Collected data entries
• • • • • • •

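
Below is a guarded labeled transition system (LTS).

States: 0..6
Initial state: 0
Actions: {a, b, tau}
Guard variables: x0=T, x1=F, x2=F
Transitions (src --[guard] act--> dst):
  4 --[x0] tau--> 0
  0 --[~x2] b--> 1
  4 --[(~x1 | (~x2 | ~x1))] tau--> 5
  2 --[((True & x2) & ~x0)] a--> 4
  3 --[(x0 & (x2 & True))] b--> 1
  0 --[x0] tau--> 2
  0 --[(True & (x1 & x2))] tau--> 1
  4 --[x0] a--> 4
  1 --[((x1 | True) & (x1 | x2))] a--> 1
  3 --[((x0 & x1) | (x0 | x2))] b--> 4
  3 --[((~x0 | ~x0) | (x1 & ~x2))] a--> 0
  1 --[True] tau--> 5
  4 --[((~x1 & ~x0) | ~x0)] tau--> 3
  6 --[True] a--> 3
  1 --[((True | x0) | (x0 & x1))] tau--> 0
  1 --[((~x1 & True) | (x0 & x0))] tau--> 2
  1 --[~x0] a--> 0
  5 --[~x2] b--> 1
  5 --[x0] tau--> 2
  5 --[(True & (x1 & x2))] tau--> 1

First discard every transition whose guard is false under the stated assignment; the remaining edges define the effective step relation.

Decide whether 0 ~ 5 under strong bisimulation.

Answer: BISIMILAR

Trace:
Compute ~ classes (split until stable):
  π0 = {{0,1,2,3,4,5,6}}
  π1 = {{0,5},{1},{2},{3},{4},{6}}
stable after 2 split(s): 6 block(s)
0∈{0,5}, 5∈{0,5}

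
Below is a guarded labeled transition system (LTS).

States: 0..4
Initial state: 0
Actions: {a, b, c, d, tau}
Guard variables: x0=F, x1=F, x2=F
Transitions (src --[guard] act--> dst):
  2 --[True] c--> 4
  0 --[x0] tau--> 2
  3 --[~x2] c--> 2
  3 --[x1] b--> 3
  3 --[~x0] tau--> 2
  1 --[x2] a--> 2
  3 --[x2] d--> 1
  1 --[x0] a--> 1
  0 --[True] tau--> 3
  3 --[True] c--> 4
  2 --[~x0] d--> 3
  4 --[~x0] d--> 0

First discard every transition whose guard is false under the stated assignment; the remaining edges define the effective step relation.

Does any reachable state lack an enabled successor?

Reach set: {0,2,3,4}
  0: tau→3  [1 out]
  2: c→4  d→3  [2 out]
  3: c→2  c→4  tau→2  [3 out]
  4: d→0  [1 out]

Answer: DEADLOCK-FREE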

• • • • • • •

### To do:
Give the data again, unchanged in every line.

### Reply:
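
Below is a guarded labeled transition system (LTS).

States: 0..6
Initial state: 0
Actions: {a, b, tau}
Guard variables: x0=T, x1=F, x2=F
Transitions (src --[guard] act--> dst):
  4 --[x0] tau--> 0
  0 --[~x2] b--> 1
  4 --[(~x1 | (~x2 | ~x1))] tau--> 5
  2 --[((True & x2) & ~x0)] a--> 4
  3 --[(x0 & (x2 & True))] b--> 1
  0 --[x0] tau--> 2
  0 --[(True & (x1 & x2))] tau--> 1
  4 --[x0] a--> 4
  1 --[((x1 | True) & (x1 | x2))] a--> 1
  3 --[((x0 & x1) | (x0 | x2))] b--> 4
  3 --[((~x0 | ~x0) | (x1 & ~x2))] a--> 0
  1 --[True] tau--> 5
  4 --[((~x1 & ~x0) | ~x0)] tau--> 3
  6 --[True] a--> 3
  1 --[((True | x0) | (x0 & x1))] tau--> 0
  1 --[((~x1 & True) | (x0 & x0))] tau--> 2
  1 --[~x0] a--> 0
  5 --[~x2] b--> 1
  5 --[x0] tau--> 2
  5 --[(True & (x1 & x2))] tau--> 1

First discard every transition whose guard is false under the stated assignment; the remaining edges define the effective step relation.

Decide whether 0 ~ 5 under strong bisimulation.

Answer: BISIMILAR

Trace:
Compute ~ classes (split until stable):
  π0 = {{0,1,2,3,4,5,6}}
  π1 = {{0,5},{1},{2},{3},{4},{6}}
stable after 2 split(s): 6 block(s)
0∈{0,5}, 5∈{0,5}

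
Below is a guarded labeled transition system (LTS).

States: 0..4
Initial state: 0
Actions: {a, b, c, d, tau}
Guard variables: x0=F, x1=F, x2=F
Transitions (src --[guard] act--> dst):
  2 --[True] c--> 4
  0 --[x0] tau--> 2
  3 --[~x2] c--> 2
  3 --[x1] b--> 3
  3 --[~x0] tau--> 2
  1 --[x2] a--> 2
  3 --[x2] d--> 1
  1 --[x0] a--> 1
  0 --[True] tau--> 3
  3 --[True] c--> 4
  2 --[~x0] d--> 3
  4 --[~x0] d--> 0

First discard every transition whose guard is false under the stated assignment; the remaining edges define the effective step relation.

Does any reachable state lack an enabled successor?

Reach set: {0,2,3,4}
  0: tau→3  [1 out]
  2: c→4  d→3  [2 out]
  3: c→2  c→4  tau→2  [3 out]
  4: d→0  [1 out]

Answer: DEADLOCK-FREE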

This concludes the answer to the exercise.